(Stored data)
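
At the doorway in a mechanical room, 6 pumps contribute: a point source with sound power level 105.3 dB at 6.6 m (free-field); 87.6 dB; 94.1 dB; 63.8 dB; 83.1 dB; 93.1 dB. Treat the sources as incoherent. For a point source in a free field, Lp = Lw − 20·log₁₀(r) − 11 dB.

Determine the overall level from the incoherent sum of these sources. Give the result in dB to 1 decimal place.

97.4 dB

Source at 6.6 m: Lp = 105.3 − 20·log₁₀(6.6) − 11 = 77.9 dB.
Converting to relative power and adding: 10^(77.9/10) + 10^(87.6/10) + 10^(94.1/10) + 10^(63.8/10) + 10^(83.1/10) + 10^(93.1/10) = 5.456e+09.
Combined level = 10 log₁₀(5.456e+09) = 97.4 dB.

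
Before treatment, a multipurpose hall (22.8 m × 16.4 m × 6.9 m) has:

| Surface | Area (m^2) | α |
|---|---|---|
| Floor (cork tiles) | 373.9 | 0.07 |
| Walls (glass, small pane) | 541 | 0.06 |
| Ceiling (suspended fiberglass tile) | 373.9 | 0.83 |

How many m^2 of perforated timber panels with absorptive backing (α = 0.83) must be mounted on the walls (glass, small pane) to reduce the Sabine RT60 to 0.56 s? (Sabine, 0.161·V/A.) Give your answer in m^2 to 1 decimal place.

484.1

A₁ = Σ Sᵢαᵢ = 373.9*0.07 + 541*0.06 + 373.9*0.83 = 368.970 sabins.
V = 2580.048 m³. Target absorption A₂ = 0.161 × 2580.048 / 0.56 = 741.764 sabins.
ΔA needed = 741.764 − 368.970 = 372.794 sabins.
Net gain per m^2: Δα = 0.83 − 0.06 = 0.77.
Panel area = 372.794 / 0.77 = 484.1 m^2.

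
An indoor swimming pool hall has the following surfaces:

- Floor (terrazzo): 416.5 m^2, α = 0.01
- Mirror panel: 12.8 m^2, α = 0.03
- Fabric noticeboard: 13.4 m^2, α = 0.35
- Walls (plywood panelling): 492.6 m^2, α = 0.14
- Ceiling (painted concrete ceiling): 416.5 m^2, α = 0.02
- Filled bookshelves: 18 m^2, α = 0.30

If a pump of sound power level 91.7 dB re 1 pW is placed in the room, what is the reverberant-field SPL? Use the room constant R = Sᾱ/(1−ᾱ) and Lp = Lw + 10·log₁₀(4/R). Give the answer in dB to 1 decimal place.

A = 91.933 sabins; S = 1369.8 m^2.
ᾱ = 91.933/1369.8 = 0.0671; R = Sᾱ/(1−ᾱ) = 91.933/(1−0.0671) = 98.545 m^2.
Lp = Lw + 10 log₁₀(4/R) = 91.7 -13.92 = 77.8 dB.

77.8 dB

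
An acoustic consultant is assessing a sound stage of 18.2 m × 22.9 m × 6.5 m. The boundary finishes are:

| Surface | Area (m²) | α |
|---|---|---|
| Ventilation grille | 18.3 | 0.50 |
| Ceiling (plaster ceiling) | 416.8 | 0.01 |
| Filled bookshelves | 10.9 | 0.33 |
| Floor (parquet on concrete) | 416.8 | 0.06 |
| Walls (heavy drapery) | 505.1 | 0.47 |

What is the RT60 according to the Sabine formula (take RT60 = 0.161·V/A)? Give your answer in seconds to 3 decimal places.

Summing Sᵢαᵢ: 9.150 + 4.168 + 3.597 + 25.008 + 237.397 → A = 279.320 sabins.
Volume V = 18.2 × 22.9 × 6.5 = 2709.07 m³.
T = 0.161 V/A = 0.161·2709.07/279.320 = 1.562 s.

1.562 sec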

- [Activity] When answering, write out each of the lines above exactly as given.

- [Problem solution]
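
At the doorway in a mechanical room, 6 pumps contribute: a point source with sound power level 105.3 dB at 6.6 m (free-field); 87.6 dB; 94.1 dB; 63.8 dB; 83.1 dB; 93.1 dB. Treat the sources as incoherent. For a point source in a free field, Lp = Lw − 20·log₁₀(r) − 11 dB.

Determine the overall level from the incoherent sum of these sources. Give the result in dB to 1 decimal place.

97.4 dB

Source at 6.6 m: Lp = 105.3 − 20·log₁₀(6.6) − 11 = 77.9 dB.
Converting to relative power and adding: 10^(77.9/10) + 10^(87.6/10) + 10^(94.1/10) + 10^(63.8/10) + 10^(83.1/10) + 10^(93.1/10) = 5.456e+09.
Combined level = 10 log₁₀(5.456e+09) = 97.4 dB.

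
Before treatment, a multipurpose hall (22.8 m × 16.4 m × 6.9 m) has:

| Surface | Area (m^2) | α |
|---|---|---|
| Floor (cork tiles) | 373.9 | 0.07 |
| Walls (glass, small pane) | 541 | 0.06 |
| Ceiling (suspended fiberglass tile) | 373.9 | 0.83 |

How many m^2 of perforated timber panels with absorptive backing (α = 0.83) must be mounted on the walls (glass, small pane) to reduce the Sabine RT60 to 0.56 s? (Sabine, 0.161·V/A.) Give your answer in m^2 to 1 decimal place.

484.1

A₁ = Σ Sᵢαᵢ = 373.9*0.07 + 541*0.06 + 373.9*0.83 = 368.970 sabins.
V = 2580.048 m³. Target absorption A₂ = 0.161 × 2580.048 / 0.56 = 741.764 sabins.
ΔA needed = 741.764 − 368.970 = 372.794 sabins.
Net gain per m^2: Δα = 0.83 − 0.06 = 0.77.
Panel area = 372.794 / 0.77 = 484.1 m^2.

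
An indoor swimming pool hall has the following surfaces:

- Floor (terrazzo): 416.5 m^2, α = 0.01
- Mirror panel: 12.8 m^2, α = 0.03
- Fabric noticeboard: 13.4 m^2, α = 0.35
- Walls (plywood panelling): 492.6 m^2, α = 0.14
- Ceiling (painted concrete ceiling): 416.5 m^2, α = 0.02
- Filled bookshelves: 18 m^2, α = 0.30

If a pump of sound power level 91.7 dB re 1 pW is placed in the room, what is the reverberant-field SPL? Use the room constant R = Sᾱ/(1−ᾱ) and Lp = Lw + 10·log₁₀(4/R). Give the answer in dB to 1 decimal place.

A = 91.933 sabins; S = 1369.8 m^2.
ᾱ = 91.933/1369.8 = 0.0671; R = Sᾱ/(1−ᾱ) = 91.933/(1−0.0671) = 98.545 m^2.
Lp = Lw + 10 log₁₀(4/R) = 91.7 -13.92 = 77.8 dB.

77.8 dB

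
An acoustic consultant is assessing a sound stage of 18.2 m × 22.9 m × 6.5 m. The boundary finishes are:

| Surface | Area (m²) | α |
|---|---|---|
| Ventilation grille | 18.3 | 0.50 |
| Ceiling (plaster ceiling) | 416.8 | 0.01 |
| Filled bookshelves | 10.9 | 0.33 |
| Floor (parquet on concrete) | 416.8 | 0.06 |
| Walls (heavy drapery) | 505.1 | 0.47 |

What is the RT60 according to the Sabine formula (take RT60 = 0.161·V/A)? Give your answer in seconds to 3 decimal places.

Summing Sᵢαᵢ: 9.150 + 4.168 + 3.597 + 25.008 + 237.397 → A = 279.320 sabins.
Volume V = 18.2 × 22.9 × 6.5 = 2709.07 m³.
T = 0.161 V/A = 0.161·2709.07/279.320 = 1.562 s.

1.562 sec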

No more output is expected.